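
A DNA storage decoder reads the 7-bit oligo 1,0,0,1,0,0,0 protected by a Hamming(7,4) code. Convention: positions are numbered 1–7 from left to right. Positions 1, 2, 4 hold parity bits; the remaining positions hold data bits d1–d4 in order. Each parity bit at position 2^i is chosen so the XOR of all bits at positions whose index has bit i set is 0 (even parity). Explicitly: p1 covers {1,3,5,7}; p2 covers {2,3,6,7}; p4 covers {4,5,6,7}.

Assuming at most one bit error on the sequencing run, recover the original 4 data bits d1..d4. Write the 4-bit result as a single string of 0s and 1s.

0100

s1 (pos 1,3,5,7): 1⊕0⊕0⊕0 = 1
s2 (pos 2,3,6,7): 0⊕0⊕0⊕0 = 0
s4 (pos 4,5,6,7): 1⊕0⊕0⊕0 = 1
Syndrome s4…s1 = 101 → error at position 5.
Flip position 5: 1001000 → 1001100
Read data bits from positions 3,5,6,7: 0100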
────────────────
Having located the line containing "Assuming at most", set it down along with every line after it through the end of the data, reproducing each exactly.

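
Assuming at most one bit error on the sequencing run, recover the original 4 data bits d1..d4. Write the 4-bit result as a single string of 0s and 1s.

0100

s1 (pos 1,3,5,7): 1⊕0⊕0⊕0 = 1
s2 (pos 2,3,6,7): 0⊕0⊕0⊕0 = 0
s4 (pos 4,5,6,7): 1⊕0⊕0⊕0 = 1
Syndrome s4…s1 = 101 → error at position 5.
Flip position 5: 1001000 → 1001100
Read data bits from positions 3,5,6,7: 0100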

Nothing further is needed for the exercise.